- **Record set**
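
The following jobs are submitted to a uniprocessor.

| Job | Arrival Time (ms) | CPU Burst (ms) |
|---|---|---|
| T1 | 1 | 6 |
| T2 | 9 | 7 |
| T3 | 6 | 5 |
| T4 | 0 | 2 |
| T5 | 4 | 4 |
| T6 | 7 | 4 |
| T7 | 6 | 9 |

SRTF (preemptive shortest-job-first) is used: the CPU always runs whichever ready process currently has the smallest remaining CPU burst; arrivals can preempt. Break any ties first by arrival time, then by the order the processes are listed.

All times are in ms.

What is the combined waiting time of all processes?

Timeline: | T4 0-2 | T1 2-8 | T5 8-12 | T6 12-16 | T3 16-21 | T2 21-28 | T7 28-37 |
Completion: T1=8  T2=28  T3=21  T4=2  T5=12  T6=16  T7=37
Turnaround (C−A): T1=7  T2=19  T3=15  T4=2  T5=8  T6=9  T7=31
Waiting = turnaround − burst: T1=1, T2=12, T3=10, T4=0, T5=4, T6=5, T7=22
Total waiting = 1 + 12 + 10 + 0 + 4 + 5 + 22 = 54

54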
---
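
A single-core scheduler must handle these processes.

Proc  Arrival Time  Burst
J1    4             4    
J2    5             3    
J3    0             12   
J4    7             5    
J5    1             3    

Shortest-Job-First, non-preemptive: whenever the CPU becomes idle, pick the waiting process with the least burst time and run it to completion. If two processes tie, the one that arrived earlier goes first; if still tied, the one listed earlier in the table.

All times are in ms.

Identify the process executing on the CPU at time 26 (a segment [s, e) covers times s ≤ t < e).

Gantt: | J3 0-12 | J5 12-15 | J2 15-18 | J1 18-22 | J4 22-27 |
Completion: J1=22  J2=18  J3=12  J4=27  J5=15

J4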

- **Work order**
When a line contains the string "listed", count that line; once every line of the records has been checked, state the count alone.

- **Response area**
2